• [YOUR INSTRUCTIONS]:
Needed from the data below: every line from the one with "List the next three issues." up to and including the one with "- 2005-09-08", repeated exactly and with nothing else.

• [DATA RECORDS]:
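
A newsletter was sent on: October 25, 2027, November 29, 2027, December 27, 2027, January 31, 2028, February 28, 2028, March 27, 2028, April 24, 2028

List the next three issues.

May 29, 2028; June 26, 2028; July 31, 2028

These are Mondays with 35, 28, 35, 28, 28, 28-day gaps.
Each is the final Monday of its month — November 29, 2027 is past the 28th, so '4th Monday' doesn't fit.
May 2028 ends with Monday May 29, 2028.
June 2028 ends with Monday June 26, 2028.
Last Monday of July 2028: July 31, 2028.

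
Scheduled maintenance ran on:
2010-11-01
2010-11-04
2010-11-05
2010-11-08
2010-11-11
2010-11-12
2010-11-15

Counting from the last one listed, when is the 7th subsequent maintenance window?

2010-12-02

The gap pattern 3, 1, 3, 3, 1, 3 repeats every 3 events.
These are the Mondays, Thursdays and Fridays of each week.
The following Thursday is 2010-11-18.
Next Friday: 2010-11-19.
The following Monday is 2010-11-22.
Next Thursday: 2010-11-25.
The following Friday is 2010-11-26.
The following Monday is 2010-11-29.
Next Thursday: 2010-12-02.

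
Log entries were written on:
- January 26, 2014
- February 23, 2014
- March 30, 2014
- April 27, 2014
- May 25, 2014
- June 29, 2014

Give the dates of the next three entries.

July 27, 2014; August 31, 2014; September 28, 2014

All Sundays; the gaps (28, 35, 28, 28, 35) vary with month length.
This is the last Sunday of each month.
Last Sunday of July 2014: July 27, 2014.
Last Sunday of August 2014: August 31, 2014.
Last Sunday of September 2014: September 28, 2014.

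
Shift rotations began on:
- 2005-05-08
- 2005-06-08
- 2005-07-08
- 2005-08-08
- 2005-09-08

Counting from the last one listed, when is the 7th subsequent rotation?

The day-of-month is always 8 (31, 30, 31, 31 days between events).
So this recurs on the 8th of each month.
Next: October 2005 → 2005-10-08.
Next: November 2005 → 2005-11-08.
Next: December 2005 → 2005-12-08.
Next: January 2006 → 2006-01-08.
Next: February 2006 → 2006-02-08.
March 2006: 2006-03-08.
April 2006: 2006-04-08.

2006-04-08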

• [SOLUTION FOR THIS EXERCISE]:
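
List the next three issues.

May 29, 2028; June 26, 2028; July 31, 2028

These are Mondays with 35, 28, 35, 28, 28, 28-day gaps.
Each is the final Monday of its month — November 29, 2027 is past the 28th, so '4th Monday' doesn't fit.
May 2028 ends with Monday May 29, 2028.
June 2028 ends with Monday June 26, 2028.
Last Monday of July 2028: July 31, 2028.

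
Scheduled maintenance ran on:
2010-11-01
2010-11-04
2010-11-05
2010-11-08
2010-11-11
2010-11-12
2010-11-15

Counting from the last one listed, when is the 7th subsequent maintenance window?

2010-12-02

The gap pattern 3, 1, 3, 3, 1, 3 repeats every 3 events.
These are the Mondays, Thursdays and Fridays of each week.
The following Thursday is 2010-11-18.
Next Friday: 2010-11-19.
The following Monday is 2010-11-22.
Next Thursday: 2010-11-25.
The following Friday is 2010-11-26.
The following Monday is 2010-11-29.
Next Thursday: 2010-12-02.

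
Log entries were written on:
- January 26, 2014
- February 23, 2014
- March 30, 2014
- April 27, 2014
- May 25, 2014
- June 29, 2014

Give the dates of the next three entries.

July 27, 2014; August 31, 2014; September 28, 2014

All Sundays; the gaps (28, 35, 28, 28, 35) vary with month length.
This is the last Sunday of each month.
Last Sunday of July 2014: July 27, 2014.
Last Sunday of August 2014: August 31, 2014.
Last Sunday of September 2014: September 28, 2014.

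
Shift rotations began on:
- 2005-05-08
- 2005-06-08
- 2005-07-08
- 2005-08-08
- 2005-09-08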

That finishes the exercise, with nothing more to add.